• [Task to complete]:
Copy out every line of the data that has the word "split" somewhere in it.

Dataset entries:

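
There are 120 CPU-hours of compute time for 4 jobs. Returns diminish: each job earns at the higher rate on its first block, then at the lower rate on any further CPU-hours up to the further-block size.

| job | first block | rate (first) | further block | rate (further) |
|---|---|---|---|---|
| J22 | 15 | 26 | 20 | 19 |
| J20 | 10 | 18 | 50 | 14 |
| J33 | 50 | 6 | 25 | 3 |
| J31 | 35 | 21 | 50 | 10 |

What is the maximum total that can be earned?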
...
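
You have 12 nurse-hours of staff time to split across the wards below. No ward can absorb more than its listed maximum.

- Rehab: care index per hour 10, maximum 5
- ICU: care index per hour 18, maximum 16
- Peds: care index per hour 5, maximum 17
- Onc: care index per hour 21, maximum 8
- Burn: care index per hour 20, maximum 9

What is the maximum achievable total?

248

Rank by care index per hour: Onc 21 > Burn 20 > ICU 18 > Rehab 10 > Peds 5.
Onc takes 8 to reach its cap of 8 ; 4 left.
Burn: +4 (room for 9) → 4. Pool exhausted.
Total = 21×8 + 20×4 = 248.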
==
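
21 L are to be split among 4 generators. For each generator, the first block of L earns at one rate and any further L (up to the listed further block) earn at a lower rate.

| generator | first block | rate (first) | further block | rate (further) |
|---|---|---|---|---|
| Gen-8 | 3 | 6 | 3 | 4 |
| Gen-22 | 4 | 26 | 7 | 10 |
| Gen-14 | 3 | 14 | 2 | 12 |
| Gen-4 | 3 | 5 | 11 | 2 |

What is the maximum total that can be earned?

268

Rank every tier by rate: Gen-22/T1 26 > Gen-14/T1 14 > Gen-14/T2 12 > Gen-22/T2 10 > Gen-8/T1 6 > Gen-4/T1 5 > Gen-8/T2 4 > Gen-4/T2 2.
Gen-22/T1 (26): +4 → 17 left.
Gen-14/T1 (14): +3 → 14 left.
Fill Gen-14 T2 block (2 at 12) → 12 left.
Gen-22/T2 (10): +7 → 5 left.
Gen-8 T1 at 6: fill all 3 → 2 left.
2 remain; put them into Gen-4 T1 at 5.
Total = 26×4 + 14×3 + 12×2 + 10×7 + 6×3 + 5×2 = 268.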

• [Task answer]:
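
You have 12 nurse-hours of staff time to split across the wards below. No ward can absorb more than its listed maximum.
21 L are to be split among 4 generators. For each generator, the first block of L earns at one rate and any further L (up to the listed further block) earn at a lower rate.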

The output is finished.